● Stored data entries:
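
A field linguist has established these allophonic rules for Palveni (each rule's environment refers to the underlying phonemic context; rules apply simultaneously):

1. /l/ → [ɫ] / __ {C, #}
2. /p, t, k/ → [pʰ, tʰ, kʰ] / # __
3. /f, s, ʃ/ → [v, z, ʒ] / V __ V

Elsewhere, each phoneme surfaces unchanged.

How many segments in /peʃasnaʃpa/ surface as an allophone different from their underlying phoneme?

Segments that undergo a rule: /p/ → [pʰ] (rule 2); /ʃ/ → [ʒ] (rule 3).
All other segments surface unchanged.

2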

● Exercise instructions:
Scan the records above, count the lines with "each" in them, and give only the number.

● Response below:
2